### SUPPLIED MATERIAL

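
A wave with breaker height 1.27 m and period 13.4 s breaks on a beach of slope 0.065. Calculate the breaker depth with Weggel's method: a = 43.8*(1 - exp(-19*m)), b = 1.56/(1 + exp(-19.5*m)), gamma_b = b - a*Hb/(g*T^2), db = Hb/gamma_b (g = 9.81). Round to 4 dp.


a = 43.8 * (1 - exp(-19 * m))
exp(-19 * 0.065) = exp(-1.2350) = 0.290835
a = 43.8 * (1 - 0.290835) = 31.061437
b = 1.56 / (1 + exp(-19.5 * m))
exp(-19.5 * 0.065) = exp(-1.2675) = 0.281535
b = 1.56 / (1 + 0.281535) = 1.217291
Hb / (g * T^2) = 1.27 / (9.81 * 13.4^2) = 1.27 / 1761.4836 = 0.00072098
gamma_b = b - a * Hb/(g*T^2) = 1.217291 - 31.061437 * 0.00072098 = 1.194896
db = Hb / gamma_b = 1.27 / 1.194896
db = 1.0629 m

1.0629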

######

### [YOUR OBJECTIVE]
Exactly as written, set down all of the material.

### [EXERCISE OUTPUT]
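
A wave with breaker height 1.27 m and period 13.4 s breaks on a beach of slope 0.065. Calculate the breaker depth with Weggel's method: a = 43.8*(1 - exp(-19*m)), b = 1.56/(1 + exp(-19.5*m)), gamma_b = b - a*Hb/(g*T^2), db = Hb/gamma_b (g = 9.81). Round to 4 dp.


a = 43.8 * (1 - exp(-19 * m))
exp(-19 * 0.065) = exp(-1.2350) = 0.290835
a = 43.8 * (1 - 0.290835) = 31.061437
b = 1.56 / (1 + exp(-19.5 * m))
exp(-19.5 * 0.065) = exp(-1.2675) = 0.281535
b = 1.56 / (1 + 0.281535) = 1.217291
Hb / (g * T^2) = 1.27 / (9.81 * 13.4^2) = 1.27 / 1761.4836 = 0.00072098
gamma_b = b - a * Hb/(g*T^2) = 1.217291 - 31.061437 * 0.00072098 = 1.194896
db = Hb / gamma_b = 1.27 / 1.194896
db = 1.0629 m

1.0629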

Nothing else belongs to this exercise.